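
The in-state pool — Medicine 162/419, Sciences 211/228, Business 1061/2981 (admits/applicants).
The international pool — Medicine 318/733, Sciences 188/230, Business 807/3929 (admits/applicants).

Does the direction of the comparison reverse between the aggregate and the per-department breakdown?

Medicine: the in-state pool 162/419 = 38.7%, the international pool 318/733 = 43.4% → the international pool
Sciences: the in-state pool 211/228 = 92.5%, the international pool 188/230 = 81.7% → the in-state pool
Business: the in-state pool 1061/2981 = 35.6%, the international pool 807/3929 = 20.5% → the in-state pool
Overall: the in-state pool 1434/3628 = 39.5%, the international pool 1313/4892 = 26.8% → the in-state pool
Neither sweeps: the in-state pool wins 2 of 3 groups, the international pool wins 1. The in-state pool wins overall but not every group — no Simpson reversal.

No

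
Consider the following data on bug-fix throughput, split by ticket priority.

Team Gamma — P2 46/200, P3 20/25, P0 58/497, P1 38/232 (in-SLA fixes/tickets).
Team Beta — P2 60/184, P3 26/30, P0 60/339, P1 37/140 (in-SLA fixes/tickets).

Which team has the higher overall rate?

Team Beta

P2: Team Gamma 46/200 = 23.0%, Team Beta 60/184 = 32.6% → Team Beta
P3: Team Gamma 20/25 = 80.0%, Team Beta 26/30 = 86.7% → Team Beta
P0: Team Gamma 58/497 = 11.7%, Team Beta 60/339 = 17.7% → Team Beta
P1: Team Gamma 38/232 = 16.4%, Team Beta 37/140 = 26.4% → Team Beta
Overall: Team Gamma 162/954 = 17.0%, Team Beta 183/693 = 26.4% → Team Beta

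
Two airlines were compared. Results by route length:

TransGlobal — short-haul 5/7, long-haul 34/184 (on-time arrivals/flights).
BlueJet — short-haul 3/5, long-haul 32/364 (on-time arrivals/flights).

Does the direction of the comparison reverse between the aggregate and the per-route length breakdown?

No

Short-haul: TransGlobal 5/7 = 71.4%, BlueJet 3/5 = 60.0% → TransGlobal
Long-haul: TransGlobal 34/184 = 18.5%, BlueJet 32/364 = 8.8% → TransGlobal
Overall: TransGlobal 39/191 = 20.4%, BlueJet 35/369 = 9.5% → TransGlobal
TransGlobal wins overall and in every route group — no reversal.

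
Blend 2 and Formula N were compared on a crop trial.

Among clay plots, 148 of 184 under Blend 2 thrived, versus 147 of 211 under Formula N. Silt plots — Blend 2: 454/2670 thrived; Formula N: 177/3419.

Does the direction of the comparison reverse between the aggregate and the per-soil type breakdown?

No

Clay: Blend 2 148/184 = 80.4%, Formula N 147/211 = 69.7% → Blend 2
Silt: Blend 2 454/2670 = 17.0%, Formula N 177/3419 = 5.2% → Blend 2
Overall: Blend 2 602/2854 = 21.1%, Formula N 324/3630 = 8.9% → Blend 2
Blend 2 wins overall and in every soil group — no reversal.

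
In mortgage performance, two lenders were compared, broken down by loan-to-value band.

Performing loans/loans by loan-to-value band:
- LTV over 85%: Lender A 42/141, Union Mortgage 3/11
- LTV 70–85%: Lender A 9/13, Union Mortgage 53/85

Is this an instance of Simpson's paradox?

LTV over 85%: Lender A 42/141 = 29.8%, Union Mortgage 3/11 = 27.3% → Lender A
LTV 70–85%: Lender A 9/13 = 69.2%, Union Mortgage 53/85 = 62.4% → Lender A
Overall: Lender A 51/154 = 33.1%, Union Mortgage 56/96 = 58.3% → Union Mortgage
Lender A wins each loan-to-value group but Union Mortgage wins overall — the comparison reverses. Lender A's loans skew toward LTV over 85%, which has a lower base rate.

Yes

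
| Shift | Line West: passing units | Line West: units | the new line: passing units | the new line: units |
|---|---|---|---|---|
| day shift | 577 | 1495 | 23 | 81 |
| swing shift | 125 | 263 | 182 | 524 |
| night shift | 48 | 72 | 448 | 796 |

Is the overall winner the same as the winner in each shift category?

Day shift: Line West 577/1495 = 38.6%, the new line 23/81 = 28.4% → Line West
Swing shift: Line West 125/263 = 47.5%, the new line 182/524 = 34.7% → Line West
Night shift: Line West 48/72 = 66.7%, the new line 448/796 = 56.3% → Line West
Overall: Line West 750/1830 = 41.0%, the new line 653/1401 = 46.6% → the new line
Line West wins each shift group but the new line wins overall — the comparison reverses. Line West's units skew toward day shift, which has a lower base rate.

No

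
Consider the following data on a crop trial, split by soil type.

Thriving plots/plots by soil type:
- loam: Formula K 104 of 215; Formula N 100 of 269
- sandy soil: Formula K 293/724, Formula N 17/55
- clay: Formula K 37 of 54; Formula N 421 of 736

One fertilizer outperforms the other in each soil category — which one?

Loam: Formula K 104/215 = 48.4%, Formula N 100/269 = 37.2% → Formula K
Sandy soil: Formula K 293/724 = 40.5%, Formula N 17/55 = 30.9% → Formula K
Clay: Formula K 37/54 = 68.5%, Formula N 421/736 = 57.2% → Formula K
Formula K has the higher rate in all 3 groups.

Formula K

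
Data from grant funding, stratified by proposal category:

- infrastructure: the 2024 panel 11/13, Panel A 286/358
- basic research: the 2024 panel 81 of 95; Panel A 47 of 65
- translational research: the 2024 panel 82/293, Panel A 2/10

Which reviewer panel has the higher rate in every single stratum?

Infrastructure: the 2024 panel 11/13 = 84.6%, Panel A 286/358 = 79.9% → the 2024 panel
Basic research: the 2024 panel 81/95 = 85.3%, Panel A 47/65 = 72.3% → the 2024 panel
Translational research: the 2024 panel 82/293 = 28.0%, Panel A 2/10 = 20.0% → the 2024 panel
The 2024 panel has the higher rate in all 3 groups.

the 2024 panel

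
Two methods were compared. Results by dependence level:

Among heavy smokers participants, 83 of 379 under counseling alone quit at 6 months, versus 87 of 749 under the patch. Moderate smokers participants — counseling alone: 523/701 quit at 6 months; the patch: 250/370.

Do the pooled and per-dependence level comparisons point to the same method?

Yes

Heavy smokers: counseling alone 83/379 = 21.9%, the patch 87/749 = 11.6% → counseling alone
Moderate smokers: counseling alone 523/701 = 74.6%, the patch 250/370 = 67.6% → counseling alone
Overall: counseling alone 606/1080 = 56.1%, the patch 337/1119 = 30.1% → counseling alone
Counseling alone wins overall and in every dependence group — no reversal.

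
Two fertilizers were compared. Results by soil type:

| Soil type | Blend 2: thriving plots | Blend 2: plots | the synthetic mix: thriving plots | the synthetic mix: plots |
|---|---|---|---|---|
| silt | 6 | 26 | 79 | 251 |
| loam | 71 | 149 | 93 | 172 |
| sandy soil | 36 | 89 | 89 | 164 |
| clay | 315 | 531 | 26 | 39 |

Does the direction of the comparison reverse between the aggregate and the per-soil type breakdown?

Yes

Silt: Blend 2 6/26 = 23.1%, the synthetic mix 79/251 = 31.5% → the synthetic mix
Loam: Blend 2 71/149 = 47.7%, the synthetic mix 93/172 = 54.1% → the synthetic mix
Sandy soil: Blend 2 36/89 = 40.4%, the synthetic mix 89/164 = 54.3% → the synthetic mix
Clay: Blend 2 315/531 = 59.3%, the synthetic mix 26/39 = 66.7% → the synthetic mix
Overall: Blend 2 428/795 = 53.8%, the synthetic mix 287/626 = 45.8% → Blend 2
The synthetic mix wins each soil group but Blend 2 wins overall — the comparison reverses. The synthetic mix's plots skew toward silt, which has a lower base rate.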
=======
An exact copy of every record is needed; write it out in full.

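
The in-state pool — Medicine 162/419, Sciences 211/228, Business 1061/2981 (admits/applicants).
The international pool — Medicine 318/733, Sciences 188/230, Business 807/3929 (admits/applicants).

Does the direction of the comparison reverse between the aggregate and the per-department breakdown?

Medicine: the in-state pool 162/419 = 38.7%, the international pool 318/733 = 43.4% → the international pool
Sciences: the in-state pool 211/228 = 92.5%, the international pool 188/230 = 81.7% → the in-state pool
Business: the in-state pool 1061/2981 = 35.6%, the international pool 807/3929 = 20.5% → the in-state pool
Overall: the in-state pool 1434/3628 = 39.5%, the international pool 1313/4892 = 26.8% → the in-state pool
Neither sweeps: the in-state pool wins 2 of 3 groups, the international pool wins 1. The in-state pool wins overall but not every group — no Simpson reversal.

No

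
Consider the following data on bug-fix throughput, split by ticket priority.

Team Gamma — P2 46/200, P3 20/25, P0 58/497, P1 38/232 (in-SLA fixes/tickets).
Team Beta — P2 60/184, P3 26/30, P0 60/339, P1 37/140 (in-SLA fixes/tickets).

Which team has the higher overall rate?

Team Beta

P2: Team Gamma 46/200 = 23.0%, Team Beta 60/184 = 32.6% → Team Beta
P3: Team Gamma 20/25 = 80.0%, Team Beta 26/30 = 86.7% → Team Beta
P0: Team Gamma 58/497 = 11.7%, Team Beta 60/339 = 17.7% → Team Beta
P1: Team Gamma 38/232 = 16.4%, Team Beta 37/140 = 26.4% → Team Beta
Overall: Team Gamma 162/954 = 17.0%, Team Beta 183/693 = 26.4% → Team Beta

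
Two airlines were compared. Results by route length:

TransGlobal — short-haul 5/7, long-haul 34/184 (on-time arrivals/flights).
BlueJet — short-haul 3/5, long-haul 32/364 (on-time arrivals/flights).

Does the direction of the comparison reverse between the aggregate and the per-route length breakdown?

No

Short-haul: TransGlobal 5/7 = 71.4%, BlueJet 3/5 = 60.0% → TransGlobal
Long-haul: TransGlobal 34/184 = 18.5%, BlueJet 32/364 = 8.8% → TransGlobal
Overall: TransGlobal 39/191 = 20.4%, BlueJet 35/369 = 9.5% → TransGlobal
TransGlobal wins overall and in every route group — no reversal.

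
Blend 2 and Formula N were compared on a crop trial.

Among clay plots, 148 of 184 under Blend 2 thrived, versus 147 of 211 under Formula N. Silt plots — Blend 2: 454/2670 thrived; Formula N: 177/3419.

Does the direction of the comparison reverse between the aggregate and the per-soil type breakdown?

No

Clay: Blend 2 148/184 = 80.4%, Formula N 147/211 = 69.7% → Blend 2
Silt: Blend 2 454/2670 = 17.0%, Formula N 177/3419 = 5.2% → Blend 2
Overall: Blend 2 602/2854 = 21.1%, Formula N 324/3630 = 8.9% → Blend 2
Blend 2 wins overall and in every soil group — no reversal.

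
In mortgage performance, two lenders were compared, broken down by loan-to-value band.

Performing loans/loans by loan-to-value band:
- LTV over 85%: Lender A 42/141, Union Mortgage 3/11
- LTV 70–85%: Lender A 9/13, Union Mortgage 53/85

Is this an instance of Simpson's paradox?

LTV over 85%: Lender A 42/141 = 29.8%, Union Mortgage 3/11 = 27.3% → Lender A
LTV 70–85%: Lender A 9/13 = 69.2%, Union Mortgage 53/85 = 62.4% → Lender A
Overall: Lender A 51/154 = 33.1%, Union Mortgage 56/96 = 58.3% → Union Mortgage
Lender A wins each loan-to-value group but Union Mortgage wins overall — the comparison reverses. Lender A's loans skew toward LTV over 85%, which has a lower base rate.

Yes

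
| Shift | Line West: passing units | Line West: units | the new line: passing units | the new line: units |
|---|---|---|---|---|
| day shift | 577 | 1495 | 23 | 81 |
| swing shift | 125 | 263 | 182 | 524 |
| night shift | 48 | 72 | 448 | 796 |

Is the overall winner the same as the winner in each shift category?

Day shift: Line West 577/1495 = 38.6%, the new line 23/81 = 28.4% → Line West
Swing shift: Line West 125/263 = 47.5%, the new line 182/524 = 34.7% → Line West
Night shift: Line West 48/72 = 66.7%, the new line 448/796 = 56.3% → Line West
Overall: Line West 750/1830 = 41.0%, the new line 653/1401 = 46.6% → the new line
Line West wins each shift group but the new line wins overall — the comparison reverses. Line West's units skew toward day shift, which has a lower base rate.

No

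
Consider the following data on a crop trial, split by soil type.

Thriving plots/plots by soil type:
- loam: Formula K 104 of 215; Formula N 100 of 269
- sandy soil: Formula K 293/724, Formula N 17/55
- clay: Formula K 37 of 54; Formula N 421 of 736

One fertilizer outperforms the other in each soil category — which one?

Loam: Formula K 104/215 = 48.4%, Formula N 100/269 = 37.2% → Formula K
Sandy soil: Formula K 293/724 = 40.5%, Formula N 17/55 = 30.9% → Formula K
Clay: Formula K 37/54 = 68.5%, Formula N 421/736 = 57.2% → Formula K
Formula K has the higher rate in all 3 groups.

Formula K

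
Data from grant funding, stratified by proposal category:

- infrastructure: the 2024 panel 11/13, Panel A 286/358
- basic research: the 2024 panel 81 of 95; Panel A 47 of 65
- translational research: the 2024 panel 82/293, Panel A 2/10

Which reviewer panel has the higher rate in every single stratum?

Infrastructure: the 2024 panel 11/13 = 84.6%, Panel A 286/358 = 79.9% → the 2024 panel
Basic research: the 2024 panel 81/95 = 85.3%, Panel A 47/65 = 72.3% → the 2024 panel
Translational research: the 2024 panel 82/293 = 28.0%, Panel A 2/10 = 20.0% → the 2024 panel
The 2024 panel has the higher rate in all 3 groups.

the 2024 panel

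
Two methods were compared. Results by dependence level:

Among heavy smokers participants, 83 of 379 under counseling alone quit at 6 months, versus 87 of 749 under the patch. Moderate smokers participants — counseling alone: 523/701 quit at 6 months; the patch: 250/370.

Do the pooled and per-dependence level comparisons point to the same method?

Yes

Heavy smokers: counseling alone 83/379 = 21.9%, the patch 87/749 = 11.6% → counseling alone
Moderate smokers: counseling alone 523/701 = 74.6%, the patch 250/370 = 67.6% → counseling alone
Overall: counseling alone 606/1080 = 56.1%, the patch 337/1119 = 30.1% → counseling alone
Counseling alone wins overall and in every dependence group — no reversal.

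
Two fertilizers were compared. Results by soil type:

| Soil type | Blend 2: thriving plots | Blend 2: plots | the synthetic mix: thriving plots | the synthetic mix: plots |
|---|---|---|---|---|
| silt | 6 | 26 | 79 | 251 |
| loam | 71 | 149 | 93 | 172 |
| sandy soil | 36 | 89 | 89 | 164 |
| clay | 315 | 531 | 26 | 39 |

Does the direction of the comparison reverse between the aggregate and the per-soil type breakdown?

Yes

Silt: Blend 2 6/26 = 23.1%, the synthetic mix 79/251 = 31.5% → the synthetic mix
Loam: Blend 2 71/149 = 47.7%, the synthetic mix 93/172 = 54.1% → the synthetic mix
Sandy soil: Blend 2 36/89 = 40.4%, the synthetic mix 89/164 = 54.3% → the synthetic mix
Clay: Blend 2 315/531 = 59.3%, the synthetic mix 26/39 = 66.7% → the synthetic mix
Overall: Blend 2 428/795 = 53.8%, the synthetic mix 287/626 = 45.8% → Blend 2
The synthetic mix wins each soil group but Blend 2 wins overall — the comparison reverses. The synthetic mix's plots skew toward silt, which has a lower base rate.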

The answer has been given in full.